Below is a listing from which only part is wanted; return exactly the lines from the one with "A national statistics" up to and including the one with "10.89 | 96 |".

* [SUPPLIED DATA]
[Start of section]

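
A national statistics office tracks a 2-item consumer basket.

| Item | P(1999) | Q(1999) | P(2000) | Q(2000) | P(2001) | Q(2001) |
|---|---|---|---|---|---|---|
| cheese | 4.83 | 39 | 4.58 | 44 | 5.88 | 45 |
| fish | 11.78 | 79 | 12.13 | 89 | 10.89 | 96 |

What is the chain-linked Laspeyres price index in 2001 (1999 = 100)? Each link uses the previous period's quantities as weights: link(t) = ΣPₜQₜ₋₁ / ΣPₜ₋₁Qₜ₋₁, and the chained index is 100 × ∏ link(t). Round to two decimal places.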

[End of section]
[Start of section]

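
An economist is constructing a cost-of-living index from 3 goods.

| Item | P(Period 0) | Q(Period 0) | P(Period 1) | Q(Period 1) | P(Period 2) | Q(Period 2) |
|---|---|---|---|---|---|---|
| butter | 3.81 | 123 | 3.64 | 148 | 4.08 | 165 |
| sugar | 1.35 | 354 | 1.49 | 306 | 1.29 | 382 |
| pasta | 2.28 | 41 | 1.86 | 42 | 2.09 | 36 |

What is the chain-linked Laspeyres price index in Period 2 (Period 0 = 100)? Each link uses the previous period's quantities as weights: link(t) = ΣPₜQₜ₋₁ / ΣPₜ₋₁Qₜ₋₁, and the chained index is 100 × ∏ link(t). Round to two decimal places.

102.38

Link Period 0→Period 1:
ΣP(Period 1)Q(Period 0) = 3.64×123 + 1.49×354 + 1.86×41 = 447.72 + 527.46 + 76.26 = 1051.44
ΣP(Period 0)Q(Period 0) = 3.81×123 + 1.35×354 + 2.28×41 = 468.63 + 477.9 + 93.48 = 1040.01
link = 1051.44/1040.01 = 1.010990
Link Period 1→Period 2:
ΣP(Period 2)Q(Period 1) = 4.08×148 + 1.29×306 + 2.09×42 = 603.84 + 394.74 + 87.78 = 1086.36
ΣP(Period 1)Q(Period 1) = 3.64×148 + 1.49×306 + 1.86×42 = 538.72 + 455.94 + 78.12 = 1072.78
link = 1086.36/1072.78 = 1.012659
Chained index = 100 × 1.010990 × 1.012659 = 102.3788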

[End of section]

* [OUTPUT OF THE TASK]
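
A national statistics office tracks a 2-item consumer basket.

| Item | P(1999) | Q(1999) | P(2000) | Q(2000) | P(2001) | Q(2001) |
|---|---|---|---|---|---|---|
| cheese | 4.83 | 39 | 4.58 | 44 | 5.88 | 45 |
| fish | 11.78 | 79 | 12.13 | 89 | 10.89 | 96 |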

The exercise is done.